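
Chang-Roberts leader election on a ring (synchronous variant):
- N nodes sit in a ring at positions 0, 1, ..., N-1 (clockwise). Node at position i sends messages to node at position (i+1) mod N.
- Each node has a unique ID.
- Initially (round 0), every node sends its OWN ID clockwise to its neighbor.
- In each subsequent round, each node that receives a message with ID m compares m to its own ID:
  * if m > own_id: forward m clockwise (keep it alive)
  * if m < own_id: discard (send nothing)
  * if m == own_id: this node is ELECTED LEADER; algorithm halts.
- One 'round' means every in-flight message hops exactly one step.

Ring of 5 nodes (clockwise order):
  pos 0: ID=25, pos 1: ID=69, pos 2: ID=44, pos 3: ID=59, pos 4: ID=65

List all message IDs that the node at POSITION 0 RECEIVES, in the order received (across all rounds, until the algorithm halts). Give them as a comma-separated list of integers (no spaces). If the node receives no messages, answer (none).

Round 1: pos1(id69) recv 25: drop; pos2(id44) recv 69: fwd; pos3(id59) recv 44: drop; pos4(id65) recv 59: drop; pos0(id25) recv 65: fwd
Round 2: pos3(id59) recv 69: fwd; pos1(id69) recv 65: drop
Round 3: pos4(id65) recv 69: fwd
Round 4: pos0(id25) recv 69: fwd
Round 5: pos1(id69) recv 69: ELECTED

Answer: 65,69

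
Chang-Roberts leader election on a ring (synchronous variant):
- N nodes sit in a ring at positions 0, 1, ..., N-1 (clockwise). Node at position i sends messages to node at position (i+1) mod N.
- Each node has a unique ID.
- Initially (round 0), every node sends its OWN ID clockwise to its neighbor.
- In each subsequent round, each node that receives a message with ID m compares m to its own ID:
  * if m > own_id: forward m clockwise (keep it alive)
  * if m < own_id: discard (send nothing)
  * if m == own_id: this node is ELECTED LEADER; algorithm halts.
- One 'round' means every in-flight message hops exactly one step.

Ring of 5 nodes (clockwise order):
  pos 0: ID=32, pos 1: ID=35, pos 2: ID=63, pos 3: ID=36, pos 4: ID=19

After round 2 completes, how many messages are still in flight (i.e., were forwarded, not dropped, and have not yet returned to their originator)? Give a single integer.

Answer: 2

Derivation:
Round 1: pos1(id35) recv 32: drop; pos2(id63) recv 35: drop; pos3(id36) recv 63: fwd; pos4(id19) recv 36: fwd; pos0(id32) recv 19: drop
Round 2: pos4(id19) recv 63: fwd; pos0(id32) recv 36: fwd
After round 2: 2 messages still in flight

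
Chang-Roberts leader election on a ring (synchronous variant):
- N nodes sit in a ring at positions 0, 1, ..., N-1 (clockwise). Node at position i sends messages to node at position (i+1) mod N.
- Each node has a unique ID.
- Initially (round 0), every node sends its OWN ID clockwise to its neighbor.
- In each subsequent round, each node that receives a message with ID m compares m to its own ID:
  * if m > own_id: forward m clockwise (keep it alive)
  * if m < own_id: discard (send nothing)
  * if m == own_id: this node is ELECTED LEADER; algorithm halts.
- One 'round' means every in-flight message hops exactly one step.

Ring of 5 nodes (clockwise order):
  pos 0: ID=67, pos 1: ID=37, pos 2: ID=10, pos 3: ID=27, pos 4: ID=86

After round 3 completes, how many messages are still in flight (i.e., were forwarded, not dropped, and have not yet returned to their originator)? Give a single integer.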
+--
_Problem description_
Set down every record once more, exactly as written.

_Task output_
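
Chang-Roberts leader election on a ring (synchronous variant):
- N nodes sit in a ring at positions 0, 1, ..., N-1 (clockwise). Node at position i sends messages to node at position (i+1) mod N.
- Each node has a unique ID.
- Initially (round 0), every node sends its OWN ID clockwise to its neighbor.
- In each subsequent round, each node that receives a message with ID m compares m to its own ID:
  * if m > own_id: forward m clockwise (keep it alive)
  * if m < own_id: discard (send nothing)
  * if m == own_id: this node is ELECTED LEADER; algorithm halts.
- One 'round' means every in-flight message hops exactly one step.

Ring of 5 nodes (clockwise order):
  pos 0: ID=25, pos 1: ID=69, pos 2: ID=44, pos 3: ID=59, pos 4: ID=65

List all message IDs that the node at POSITION 0 RECEIVES, in the order received (across all rounds, until the algorithm halts). Give them as a comma-separated list of integers (no spaces). If the node receives no messages, answer (none).

Round 1: pos1(id69) recv 25: drop; pos2(id44) recv 69: fwd; pos3(id59) recv 44: drop; pos4(id65) recv 59: drop; pos0(id25) recv 65: fwd
Round 2: pos3(id59) recv 69: fwd; pos1(id69) recv 65: drop
Round 3: pos4(id65) recv 69: fwd
Round 4: pos0(id25) recv 69: fwd
Round 5: pos1(id69) recv 69: ELECTED

Answer: 65,69

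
Chang-Roberts leader election on a ring (synchronous variant):
- N nodes sit in a ring at positions 0, 1, ..., N-1 (clockwise). Node at position i sends messages to node at position (i+1) mod N.
- Each node has a unique ID.
- Initially (round 0), every node sends its OWN ID clockwise to its neighbor.
- In each subsequent round, each node that receives a message with ID m compares m to its own ID:
  * if m > own_id: forward m clockwise (keep it alive)
  * if m < own_id: discard (send nothing)
  * if m == own_id: this node is ELECTED LEADER; algorithm halts.
- One 'round' means every in-flight message hops exactly one step.

Ring of 5 nodes (clockwise order):
  pos 0: ID=32, pos 1: ID=35, pos 2: ID=63, pos 3: ID=36, pos 4: ID=19

After round 2 completes, how many messages are still in flight (i.e., were forwarded, not dropped, and have not yet returned to their originator)? Give a single integer.

Answer: 2

Derivation:
Round 1: pos1(id35) recv 32: drop; pos2(id63) recv 35: drop; pos3(id36) recv 63: fwd; pos4(id19) recv 36: fwd; pos0(id32) recv 19: drop
Round 2: pos4(id19) recv 63: fwd; pos0(id32) recv 36: fwd
After round 2: 2 messages still in flight

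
Chang-Roberts leader election on a ring (synchronous variant):
- N nodes sit in a ring at positions 0, 1, ..., N-1 (clockwise). Node at position i sends messages to node at position (i+1) mod N.
- Each node has a unique ID.
- Initially (round 0), every node sends its OWN ID clockwise to its neighbor.
- In each subsequent round, each node that receives a message with ID m compares m to its own ID:
  * if m > own_id: forward m clockwise (keep it alive)
  * if m < own_id: discard (send nothing)
  * if m == own_id: this node is ELECTED LEADER; algorithm halts.
- One 'round' means every in-flight message hops exactly one step.

Ring of 5 nodes (clockwise order):
  pos 0: ID=67, pos 1: ID=37, pos 2: ID=10, pos 3: ID=27, pos 4: ID=86

After round 3 completes, how many messages are still in flight (i.e., were forwarded, not dropped, and have not yet returned to their originator)? Give a single integer.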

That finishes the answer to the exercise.